*Exercise details*:
Your output should be the line that contains "y_2 = [-1.6500]" and all lines after it in the records, retyped exactly through the last one.

━━━ Exercise material ━━━

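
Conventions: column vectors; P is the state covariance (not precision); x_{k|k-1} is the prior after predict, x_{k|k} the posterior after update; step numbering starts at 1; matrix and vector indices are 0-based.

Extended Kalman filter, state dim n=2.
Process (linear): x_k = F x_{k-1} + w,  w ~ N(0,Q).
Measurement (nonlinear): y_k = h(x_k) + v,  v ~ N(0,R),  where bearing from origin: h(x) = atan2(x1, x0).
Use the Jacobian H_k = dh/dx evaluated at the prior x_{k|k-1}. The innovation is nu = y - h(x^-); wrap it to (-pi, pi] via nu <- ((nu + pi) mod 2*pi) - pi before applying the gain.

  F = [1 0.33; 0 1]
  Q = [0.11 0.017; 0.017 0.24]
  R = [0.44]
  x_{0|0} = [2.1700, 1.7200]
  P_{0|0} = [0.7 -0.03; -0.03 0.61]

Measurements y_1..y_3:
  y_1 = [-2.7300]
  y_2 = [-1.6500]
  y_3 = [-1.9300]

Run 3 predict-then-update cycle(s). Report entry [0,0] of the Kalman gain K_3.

step 1: x^-=[2.7376, 1.7200]  P^-=[0.8566 0.1883; 0.1883 0.8500]  H_jac=[-0.1645 0.2619]  S=[0.5053]  K=[-0.1814; 0.3793]  nu=[2.9922]  x^+=[2.1949, 2.8548]  P^+=[0.8400 0.2231; 0.2231 0.7773]
step 2: x^-=[3.1370, 2.8548]  P^-=[1.1819 0.4966; 0.4966 1.0173]  H_jac=[-0.1587 0.1744]  S=[0.4732]  K=[-0.2133; 0.2083]  nu=[-2.3883]  x^+=[3.6465, 2.3573]  P^+=[1.1603 0.5176; 0.5176 0.9968]
step 3: x^-=[4.4244, 2.3573]  P^-=[1.7205 0.8635; 0.8635 1.2368]  H_jac=[-0.0938 0.1760]  S=[0.4649]  K=[-0.0201; 0.2941]  nu=[-2.4195]  x^+=[4.4731, 1.6457]  P^+=[1.7203 0.8663; 0.8663 1.1966]

K[0,0] = -0.0201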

━━━

*Answer area*:
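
  y_2 = [-1.6500]
  y_3 = [-1.9300]

Run 3 predict-then-update cycle(s). Report entry [0,0] of the Kalman gain K_3.

step 1: x^-=[2.7376, 1.7200]  P^-=[0.8566 0.1883; 0.1883 0.8500]  H_jac=[-0.1645 0.2619]  S=[0.5053]  K=[-0.1814; 0.3793]  nu=[2.9922]  x^+=[2.1949, 2.8548]  P^+=[0.8400 0.2231; 0.2231 0.7773]
step 2: x^-=[3.1370, 2.8548]  P^-=[1.1819 0.4966; 0.4966 1.0173]  H_jac=[-0.1587 0.1744]  S=[0.4732]  K=[-0.2133; 0.2083]  nu=[-2.3883]  x^+=[3.6465, 2.3573]  P^+=[1.1603 0.5176; 0.5176 0.9968]
step 3: x^-=[4.4244, 2.3573]  P^-=[1.7205 0.8635; 0.8635 1.2368]  H_jac=[-0.0938 0.1760]  S=[0.4649]  K=[-0.0201; 0.2941]  nu=[-2.4195]  x^+=[4.4731, 1.6457]  P^+=[1.7203 0.8663; 0.8663 1.1966]

K[0,0] = -0.0201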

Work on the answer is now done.